◆ Exercise details: Write every record out again exactly as given.
____________________
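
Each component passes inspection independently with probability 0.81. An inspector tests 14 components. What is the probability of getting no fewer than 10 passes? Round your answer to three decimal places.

0.891

X ~ Binomial(14, 0.81); P(X ≥ 10) = Σ C(14,k) p^k (1−p)^(14−k) over k:
  k=10: C(14,10)·0.81^10·0.19^4 = 0.15860
  k=11: C(14,11)·0.81^11·0.19^3 = 0.24587
  k=12: C(14,12)·0.81^12·0.19^2 = 0.26204
  k=13: C(14,13)·0.81^13·0.19^1 = 0.17186
  k=14: C(14,14)·0.81^14·0.19^0 = 0.05233
Total = 0.89070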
____________________
◆ Response box:
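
Each component passes inspection independently with probability 0.81. An inspector tests 14 components. What is the probability of getting no fewer than 10 passes? Round your answer to three decimal places.

0.891

X ~ Binomial(14, 0.81); P(X ≥ 10) = Σ C(14,k) p^k (1−p)^(14−k) over k:
  k=10: C(14,10)·0.81^10·0.19^4 = 0.15860
  k=11: C(14,11)·0.81^11·0.19^3 = 0.24587
  k=12: C(14,12)·0.81^12·0.19^2 = 0.26204
  k=13: C(14,13)·0.81^13·0.19^1 = 0.17186
  k=14: C(14,14)·0.81^14·0.19^0 = 0.05233
Total = 0.89070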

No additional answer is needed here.